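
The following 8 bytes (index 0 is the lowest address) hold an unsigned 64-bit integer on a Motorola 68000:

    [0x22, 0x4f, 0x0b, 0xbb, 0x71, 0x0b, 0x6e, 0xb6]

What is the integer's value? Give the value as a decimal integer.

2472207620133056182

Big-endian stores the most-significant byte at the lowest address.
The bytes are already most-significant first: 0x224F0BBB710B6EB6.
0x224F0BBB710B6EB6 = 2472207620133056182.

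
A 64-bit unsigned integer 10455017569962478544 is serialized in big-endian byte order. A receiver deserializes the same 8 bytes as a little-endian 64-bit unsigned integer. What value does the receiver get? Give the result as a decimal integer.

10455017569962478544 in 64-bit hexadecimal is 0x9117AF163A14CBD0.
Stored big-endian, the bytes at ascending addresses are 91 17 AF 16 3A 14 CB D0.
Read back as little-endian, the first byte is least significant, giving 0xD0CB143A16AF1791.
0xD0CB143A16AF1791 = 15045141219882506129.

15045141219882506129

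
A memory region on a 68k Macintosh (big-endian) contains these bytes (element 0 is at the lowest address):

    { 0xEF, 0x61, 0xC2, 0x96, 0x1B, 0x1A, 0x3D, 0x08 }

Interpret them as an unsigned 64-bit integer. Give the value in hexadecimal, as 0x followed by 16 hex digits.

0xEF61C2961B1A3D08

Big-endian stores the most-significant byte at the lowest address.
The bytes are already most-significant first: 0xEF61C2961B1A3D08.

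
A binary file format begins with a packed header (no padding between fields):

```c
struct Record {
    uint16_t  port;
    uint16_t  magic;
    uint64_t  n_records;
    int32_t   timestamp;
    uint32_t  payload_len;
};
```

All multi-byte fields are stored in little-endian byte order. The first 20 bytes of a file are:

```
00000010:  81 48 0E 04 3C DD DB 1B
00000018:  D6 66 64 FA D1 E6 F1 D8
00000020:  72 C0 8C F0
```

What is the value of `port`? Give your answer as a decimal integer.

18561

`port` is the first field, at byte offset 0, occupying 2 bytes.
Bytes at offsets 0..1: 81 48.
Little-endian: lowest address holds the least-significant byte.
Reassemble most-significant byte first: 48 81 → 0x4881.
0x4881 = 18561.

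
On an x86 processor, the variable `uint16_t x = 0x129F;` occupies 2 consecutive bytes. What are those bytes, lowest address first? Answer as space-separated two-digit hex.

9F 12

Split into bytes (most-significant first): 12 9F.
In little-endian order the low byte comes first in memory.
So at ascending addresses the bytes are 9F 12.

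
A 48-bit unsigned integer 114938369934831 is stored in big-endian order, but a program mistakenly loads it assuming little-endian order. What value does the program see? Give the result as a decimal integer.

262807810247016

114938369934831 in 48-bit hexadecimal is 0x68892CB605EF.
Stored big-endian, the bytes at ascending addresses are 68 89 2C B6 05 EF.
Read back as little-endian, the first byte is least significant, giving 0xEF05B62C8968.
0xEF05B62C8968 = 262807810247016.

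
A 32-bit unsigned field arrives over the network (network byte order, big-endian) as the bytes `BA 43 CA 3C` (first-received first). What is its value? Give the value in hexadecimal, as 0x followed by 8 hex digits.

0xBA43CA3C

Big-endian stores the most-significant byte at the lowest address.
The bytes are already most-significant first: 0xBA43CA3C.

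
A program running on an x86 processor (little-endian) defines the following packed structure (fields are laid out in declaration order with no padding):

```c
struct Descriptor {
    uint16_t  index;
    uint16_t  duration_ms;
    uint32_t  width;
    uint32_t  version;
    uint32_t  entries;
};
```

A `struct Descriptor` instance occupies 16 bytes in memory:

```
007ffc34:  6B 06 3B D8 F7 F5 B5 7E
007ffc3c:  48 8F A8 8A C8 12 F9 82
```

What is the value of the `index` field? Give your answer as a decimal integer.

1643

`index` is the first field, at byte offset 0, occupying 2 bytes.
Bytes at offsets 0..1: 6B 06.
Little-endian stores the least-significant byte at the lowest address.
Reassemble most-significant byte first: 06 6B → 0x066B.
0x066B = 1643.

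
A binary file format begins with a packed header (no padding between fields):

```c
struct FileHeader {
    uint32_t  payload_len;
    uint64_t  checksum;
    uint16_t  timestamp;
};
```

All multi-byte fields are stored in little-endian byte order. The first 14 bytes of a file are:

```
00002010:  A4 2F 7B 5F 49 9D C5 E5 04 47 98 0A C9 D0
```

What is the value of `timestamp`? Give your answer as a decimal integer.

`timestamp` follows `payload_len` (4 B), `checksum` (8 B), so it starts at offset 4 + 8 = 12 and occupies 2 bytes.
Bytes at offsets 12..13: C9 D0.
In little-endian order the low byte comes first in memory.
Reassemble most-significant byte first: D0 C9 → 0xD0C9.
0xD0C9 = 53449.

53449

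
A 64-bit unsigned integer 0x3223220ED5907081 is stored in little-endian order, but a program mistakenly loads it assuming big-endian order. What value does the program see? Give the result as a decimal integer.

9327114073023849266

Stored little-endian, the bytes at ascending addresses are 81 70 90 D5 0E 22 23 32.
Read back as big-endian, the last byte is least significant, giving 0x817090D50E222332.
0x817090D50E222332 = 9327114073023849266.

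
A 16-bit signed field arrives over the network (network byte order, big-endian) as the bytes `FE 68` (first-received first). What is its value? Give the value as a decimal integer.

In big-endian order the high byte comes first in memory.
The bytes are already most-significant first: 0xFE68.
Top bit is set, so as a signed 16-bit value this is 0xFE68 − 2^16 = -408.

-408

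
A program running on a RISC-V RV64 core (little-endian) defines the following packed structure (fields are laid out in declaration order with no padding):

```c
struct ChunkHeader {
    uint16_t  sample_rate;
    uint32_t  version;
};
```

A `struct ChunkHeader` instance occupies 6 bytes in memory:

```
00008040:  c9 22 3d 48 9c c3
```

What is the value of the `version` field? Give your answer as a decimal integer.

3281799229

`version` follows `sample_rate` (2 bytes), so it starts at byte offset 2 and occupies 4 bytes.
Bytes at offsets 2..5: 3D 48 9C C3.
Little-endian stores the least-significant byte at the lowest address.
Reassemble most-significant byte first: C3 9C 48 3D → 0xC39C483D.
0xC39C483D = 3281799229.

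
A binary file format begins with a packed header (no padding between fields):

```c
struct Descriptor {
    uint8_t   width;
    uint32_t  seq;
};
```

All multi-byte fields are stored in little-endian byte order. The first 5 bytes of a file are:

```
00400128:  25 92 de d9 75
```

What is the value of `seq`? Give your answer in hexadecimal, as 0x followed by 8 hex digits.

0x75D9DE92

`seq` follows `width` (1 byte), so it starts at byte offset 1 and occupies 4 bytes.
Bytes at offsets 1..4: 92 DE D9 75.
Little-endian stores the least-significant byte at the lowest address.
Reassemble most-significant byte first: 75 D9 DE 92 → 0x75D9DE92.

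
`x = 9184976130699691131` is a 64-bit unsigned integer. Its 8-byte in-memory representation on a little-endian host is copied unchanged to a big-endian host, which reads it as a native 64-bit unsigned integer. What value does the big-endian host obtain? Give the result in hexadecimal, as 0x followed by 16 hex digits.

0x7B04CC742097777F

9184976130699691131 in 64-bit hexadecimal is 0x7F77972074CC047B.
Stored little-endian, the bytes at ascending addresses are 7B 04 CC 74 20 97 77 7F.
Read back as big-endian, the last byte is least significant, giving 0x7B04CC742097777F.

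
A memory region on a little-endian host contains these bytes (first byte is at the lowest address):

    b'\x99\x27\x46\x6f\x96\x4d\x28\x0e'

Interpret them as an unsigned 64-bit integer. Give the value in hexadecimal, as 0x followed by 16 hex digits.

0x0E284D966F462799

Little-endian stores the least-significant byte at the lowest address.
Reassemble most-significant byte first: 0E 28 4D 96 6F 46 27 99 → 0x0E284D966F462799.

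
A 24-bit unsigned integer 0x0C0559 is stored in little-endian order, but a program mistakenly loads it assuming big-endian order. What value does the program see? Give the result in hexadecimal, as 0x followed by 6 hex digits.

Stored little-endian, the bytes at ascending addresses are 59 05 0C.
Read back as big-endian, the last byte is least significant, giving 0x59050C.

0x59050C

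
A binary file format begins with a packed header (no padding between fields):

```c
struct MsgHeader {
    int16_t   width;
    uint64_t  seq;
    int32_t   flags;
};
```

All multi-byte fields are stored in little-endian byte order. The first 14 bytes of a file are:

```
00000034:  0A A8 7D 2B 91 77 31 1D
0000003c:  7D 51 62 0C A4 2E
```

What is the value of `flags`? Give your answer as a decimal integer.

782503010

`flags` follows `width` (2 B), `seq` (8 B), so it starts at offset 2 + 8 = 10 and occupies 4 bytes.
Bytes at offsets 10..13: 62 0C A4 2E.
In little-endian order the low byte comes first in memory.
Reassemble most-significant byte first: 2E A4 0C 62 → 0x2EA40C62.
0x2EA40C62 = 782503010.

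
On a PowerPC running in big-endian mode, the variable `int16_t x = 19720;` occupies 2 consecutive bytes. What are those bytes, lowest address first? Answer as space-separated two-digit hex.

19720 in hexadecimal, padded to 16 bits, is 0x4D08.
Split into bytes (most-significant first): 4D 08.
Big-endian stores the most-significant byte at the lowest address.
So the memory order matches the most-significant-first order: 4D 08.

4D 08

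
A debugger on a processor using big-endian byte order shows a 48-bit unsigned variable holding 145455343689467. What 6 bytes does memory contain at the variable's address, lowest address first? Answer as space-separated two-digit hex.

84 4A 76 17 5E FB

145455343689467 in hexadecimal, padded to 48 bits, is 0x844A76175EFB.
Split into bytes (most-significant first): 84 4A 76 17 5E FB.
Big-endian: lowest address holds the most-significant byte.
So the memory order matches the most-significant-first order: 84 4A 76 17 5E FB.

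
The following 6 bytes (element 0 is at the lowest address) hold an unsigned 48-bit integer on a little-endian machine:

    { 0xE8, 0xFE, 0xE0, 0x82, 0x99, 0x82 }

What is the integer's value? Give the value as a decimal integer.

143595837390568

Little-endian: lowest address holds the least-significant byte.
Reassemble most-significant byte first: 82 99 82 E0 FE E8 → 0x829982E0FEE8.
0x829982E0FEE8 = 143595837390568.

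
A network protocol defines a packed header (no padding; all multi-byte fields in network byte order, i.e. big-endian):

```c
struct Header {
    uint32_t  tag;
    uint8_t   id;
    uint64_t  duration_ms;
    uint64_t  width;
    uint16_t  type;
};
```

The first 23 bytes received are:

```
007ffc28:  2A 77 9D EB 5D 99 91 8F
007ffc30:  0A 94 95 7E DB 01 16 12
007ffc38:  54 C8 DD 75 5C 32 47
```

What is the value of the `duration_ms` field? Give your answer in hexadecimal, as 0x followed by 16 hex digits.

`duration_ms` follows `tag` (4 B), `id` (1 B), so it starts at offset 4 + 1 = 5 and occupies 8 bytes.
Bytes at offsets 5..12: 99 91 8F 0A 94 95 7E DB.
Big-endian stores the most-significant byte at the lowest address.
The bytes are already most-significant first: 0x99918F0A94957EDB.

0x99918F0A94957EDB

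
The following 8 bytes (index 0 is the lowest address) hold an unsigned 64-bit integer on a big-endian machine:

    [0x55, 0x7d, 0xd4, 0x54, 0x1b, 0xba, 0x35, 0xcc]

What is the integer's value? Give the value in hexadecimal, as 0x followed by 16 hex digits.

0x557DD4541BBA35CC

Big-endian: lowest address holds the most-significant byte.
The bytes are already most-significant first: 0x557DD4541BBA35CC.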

WORK TASK: Work out how many lines in the entries hold the string "element". Your answer should consist solely of that number.

SOLUTION TO THIS PROBLEM: 2